- _WHAT YOU NEED TO DO_:
Retype all of the data without changing a single word.

+ + + + +

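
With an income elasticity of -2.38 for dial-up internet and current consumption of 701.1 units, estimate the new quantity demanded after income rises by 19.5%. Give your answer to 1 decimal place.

%ΔQ ≈ η × %ΔI = -2.38 × 19.5% = -46.41%.
New Q ≈ 701.1 × (1 − 0.4641) = 375.7.

375.7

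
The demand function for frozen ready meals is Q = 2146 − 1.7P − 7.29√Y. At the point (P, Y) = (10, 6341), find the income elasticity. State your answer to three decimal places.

-0.187

At P = 10, Y = 6341: Q = 1548.494.
Holding P constant, ∂Q/∂Y = -7.29/(2√Y) = -0.045774.
η_Y = (∂Q/∂Y)·(Y/Q) = -0.045774 × (6341/1548.494) = -0.187.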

+ + + + +

- _TASK RESPONSE_:
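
With an income elasticity of -2.38 for dial-up internet and current consumption of 701.1 units, estimate the new quantity demanded after income rises by 19.5%. Give your answer to 1 decimal place.

%ΔQ ≈ η × %ΔI = -2.38 × 19.5% = -46.41%.
New Q ≈ 701.1 × (1 − 0.4641) = 375.7.

375.7

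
The demand function for frozen ready meals is Q = 2146 − 1.7P − 7.29√Y. At the point (P, Y) = (10, 6341), find the income elasticity. State your answer to three decimal places.

-0.187

At P = 10, Y = 6341: Q = 1548.494.
Holding P constant, ∂Q/∂Y = -7.29/(2√Y) = -0.045774.
η_Y = (∂Q/∂Y)·(Y/Q) = -0.045774 × (6341/1548.494) = -0.187.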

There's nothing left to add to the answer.